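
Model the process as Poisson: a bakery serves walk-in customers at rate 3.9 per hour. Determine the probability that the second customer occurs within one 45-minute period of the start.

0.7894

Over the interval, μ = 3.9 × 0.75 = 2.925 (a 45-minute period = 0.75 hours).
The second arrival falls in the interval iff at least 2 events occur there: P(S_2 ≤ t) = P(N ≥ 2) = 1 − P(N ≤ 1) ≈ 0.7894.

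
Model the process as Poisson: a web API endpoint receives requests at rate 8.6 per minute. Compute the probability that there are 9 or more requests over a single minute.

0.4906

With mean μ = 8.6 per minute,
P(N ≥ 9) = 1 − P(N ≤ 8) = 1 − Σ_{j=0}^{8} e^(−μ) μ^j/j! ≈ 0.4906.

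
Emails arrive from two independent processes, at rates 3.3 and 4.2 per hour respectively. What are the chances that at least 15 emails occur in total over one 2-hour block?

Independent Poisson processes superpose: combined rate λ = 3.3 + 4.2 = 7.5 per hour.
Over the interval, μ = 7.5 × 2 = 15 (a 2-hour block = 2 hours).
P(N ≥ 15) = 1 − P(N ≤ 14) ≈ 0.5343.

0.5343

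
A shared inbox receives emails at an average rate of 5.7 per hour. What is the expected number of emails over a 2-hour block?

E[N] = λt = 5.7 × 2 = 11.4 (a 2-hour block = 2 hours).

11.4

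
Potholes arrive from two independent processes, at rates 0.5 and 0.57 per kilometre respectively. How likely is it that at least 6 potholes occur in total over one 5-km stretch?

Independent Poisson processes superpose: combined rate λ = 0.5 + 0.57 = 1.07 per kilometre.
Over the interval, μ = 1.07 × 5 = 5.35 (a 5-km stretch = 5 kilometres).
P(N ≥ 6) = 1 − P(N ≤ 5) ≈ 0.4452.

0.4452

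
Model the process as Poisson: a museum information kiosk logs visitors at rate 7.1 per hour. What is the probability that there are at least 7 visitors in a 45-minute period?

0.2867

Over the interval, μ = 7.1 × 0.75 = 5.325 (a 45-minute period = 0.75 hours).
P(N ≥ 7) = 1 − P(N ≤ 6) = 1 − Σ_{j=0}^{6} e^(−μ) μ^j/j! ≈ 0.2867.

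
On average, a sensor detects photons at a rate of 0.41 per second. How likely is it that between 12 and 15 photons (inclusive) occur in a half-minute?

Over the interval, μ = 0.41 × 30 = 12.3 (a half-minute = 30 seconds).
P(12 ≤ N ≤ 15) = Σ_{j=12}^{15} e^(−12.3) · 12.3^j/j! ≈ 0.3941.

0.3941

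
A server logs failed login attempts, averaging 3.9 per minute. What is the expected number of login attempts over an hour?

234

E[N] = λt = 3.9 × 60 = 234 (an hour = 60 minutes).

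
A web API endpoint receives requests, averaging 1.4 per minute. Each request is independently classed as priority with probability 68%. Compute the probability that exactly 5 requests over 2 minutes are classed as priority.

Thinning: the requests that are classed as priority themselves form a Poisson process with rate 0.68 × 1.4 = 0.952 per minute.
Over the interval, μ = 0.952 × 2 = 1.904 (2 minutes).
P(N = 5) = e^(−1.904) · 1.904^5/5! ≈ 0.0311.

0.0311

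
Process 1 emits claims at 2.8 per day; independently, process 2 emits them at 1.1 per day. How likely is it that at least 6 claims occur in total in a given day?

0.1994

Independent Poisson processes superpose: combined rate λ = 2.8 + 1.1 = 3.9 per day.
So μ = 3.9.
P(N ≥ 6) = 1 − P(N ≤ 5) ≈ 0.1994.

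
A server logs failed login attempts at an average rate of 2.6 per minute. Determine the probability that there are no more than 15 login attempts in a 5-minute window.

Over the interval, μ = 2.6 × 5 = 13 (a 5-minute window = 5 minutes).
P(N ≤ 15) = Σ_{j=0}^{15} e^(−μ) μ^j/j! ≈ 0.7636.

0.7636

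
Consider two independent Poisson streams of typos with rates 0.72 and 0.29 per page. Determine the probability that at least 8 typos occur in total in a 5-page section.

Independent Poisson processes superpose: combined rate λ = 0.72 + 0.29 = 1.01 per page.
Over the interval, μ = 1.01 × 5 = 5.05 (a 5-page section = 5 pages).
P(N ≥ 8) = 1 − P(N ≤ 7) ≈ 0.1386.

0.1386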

########

**ACTIVITY**:
From the line holding "A web API endpoint receives requests, averaging" to the last line of the material above, reproduce every line exactly, and only those.

**OUTPUT OF THE TASK**:
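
A web API endpoint receives requests, averaging 1.4 per minute. Each request is independently classed as priority with probability 68%. Compute the probability that exactly 5 requests over 2 minutes are classed as priority.

Thinning: the requests that are classed as priority themselves form a Poisson process with rate 0.68 × 1.4 = 0.952 per minute.
Over the interval, μ = 0.952 × 2 = 1.904 (2 minutes).
P(N = 5) = e^(−1.904) · 1.904^5/5! ≈ 0.0311.

0.0311

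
Process 1 emits claims at 2.8 per day; independently, process 2 emits them at 1.1 per day. How likely is it that at least 6 claims occur in total in a given day?

0.1994

Independent Poisson processes superpose: combined rate λ = 2.8 + 1.1 = 3.9 per day.
So μ = 3.9.
P(N ≥ 6) = 1 − P(N ≤ 5) ≈ 0.1994.

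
A server logs failed login attempts at an average rate of 2.6 per minute. Determine the probability that there are no more than 15 login attempts in a 5-minute window.

Over the interval, μ = 2.6 × 5 = 13 (a 5-minute window = 5 minutes).
P(N ≤ 15) = Σ_{j=0}^{15} e^(−μ) μ^j/j! ≈ 0.7636.

0.7636

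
Consider two independent Poisson streams of typos with rates 0.72 and 0.29 per page. Determine the probability that at least 8 typos occur in total in a 5-page section.

Independent Poisson processes superpose: combined rate λ = 0.72 + 0.29 = 1.01 per page.
Over the interval, μ = 1.01 × 5 = 5.05 (a 5-page section = 5 pages).
P(N ≥ 8) = 1 − P(N ≤ 7) ≈ 0.1386.

0.1386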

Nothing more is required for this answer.